___ Information supplied
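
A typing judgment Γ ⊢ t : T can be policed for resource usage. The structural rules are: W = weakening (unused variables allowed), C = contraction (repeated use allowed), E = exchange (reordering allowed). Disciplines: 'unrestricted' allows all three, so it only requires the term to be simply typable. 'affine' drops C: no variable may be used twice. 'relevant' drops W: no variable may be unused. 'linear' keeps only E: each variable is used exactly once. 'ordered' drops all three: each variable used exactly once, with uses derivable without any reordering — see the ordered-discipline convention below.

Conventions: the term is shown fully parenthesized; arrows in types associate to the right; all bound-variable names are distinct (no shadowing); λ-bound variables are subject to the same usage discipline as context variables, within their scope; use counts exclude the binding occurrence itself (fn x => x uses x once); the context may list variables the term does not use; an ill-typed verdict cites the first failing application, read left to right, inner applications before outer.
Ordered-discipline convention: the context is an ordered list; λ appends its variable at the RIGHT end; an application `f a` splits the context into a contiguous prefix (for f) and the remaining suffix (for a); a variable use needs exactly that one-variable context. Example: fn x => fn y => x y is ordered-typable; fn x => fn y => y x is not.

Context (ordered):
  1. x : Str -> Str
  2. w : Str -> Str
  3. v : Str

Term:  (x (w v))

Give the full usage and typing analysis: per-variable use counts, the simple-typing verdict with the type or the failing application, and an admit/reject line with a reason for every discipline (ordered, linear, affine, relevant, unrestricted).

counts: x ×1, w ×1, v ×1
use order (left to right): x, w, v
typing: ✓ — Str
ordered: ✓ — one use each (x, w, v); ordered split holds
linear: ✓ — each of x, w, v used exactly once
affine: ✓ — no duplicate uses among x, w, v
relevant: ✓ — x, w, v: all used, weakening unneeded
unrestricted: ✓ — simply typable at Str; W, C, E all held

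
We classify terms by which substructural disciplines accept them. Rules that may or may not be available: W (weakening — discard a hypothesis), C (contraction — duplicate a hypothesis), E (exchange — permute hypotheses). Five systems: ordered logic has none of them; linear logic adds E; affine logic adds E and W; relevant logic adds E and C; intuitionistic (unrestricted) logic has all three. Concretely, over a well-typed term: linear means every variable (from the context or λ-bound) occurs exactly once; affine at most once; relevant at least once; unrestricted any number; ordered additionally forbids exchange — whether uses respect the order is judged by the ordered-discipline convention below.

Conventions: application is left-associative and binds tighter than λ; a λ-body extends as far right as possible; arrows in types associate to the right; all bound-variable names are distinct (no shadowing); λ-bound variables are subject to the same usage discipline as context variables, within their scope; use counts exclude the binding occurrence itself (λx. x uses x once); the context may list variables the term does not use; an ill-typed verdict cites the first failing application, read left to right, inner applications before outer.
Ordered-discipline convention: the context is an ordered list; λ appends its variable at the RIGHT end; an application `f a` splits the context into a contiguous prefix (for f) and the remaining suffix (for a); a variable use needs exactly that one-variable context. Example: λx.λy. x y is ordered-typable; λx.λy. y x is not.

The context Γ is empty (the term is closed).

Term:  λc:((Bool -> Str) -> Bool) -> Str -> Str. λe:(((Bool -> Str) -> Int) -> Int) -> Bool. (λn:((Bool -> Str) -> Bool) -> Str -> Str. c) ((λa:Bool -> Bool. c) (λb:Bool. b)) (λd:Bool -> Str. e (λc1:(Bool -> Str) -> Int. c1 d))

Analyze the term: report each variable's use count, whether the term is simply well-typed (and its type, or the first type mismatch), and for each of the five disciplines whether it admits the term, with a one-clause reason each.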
______
Reproduce only the lines above, starting at the line with "λx.λy. y x is not." and ending at the line with "The context Γ is empty (the term is closed).", exactly as written.

Solution for this exercise:
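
Ordered-discipline convention: the context is an ordered list; λ appends its variable at the RIGHT end; an application `f a` splits the context into a contiguous prefix (for f) and the remaining suffix (for a); a variable use needs exactly that one-variable context. Example: λx.λy. x y is ordered-typable; λx.λy. y x is not.

The context Γ is empty (the term is closed).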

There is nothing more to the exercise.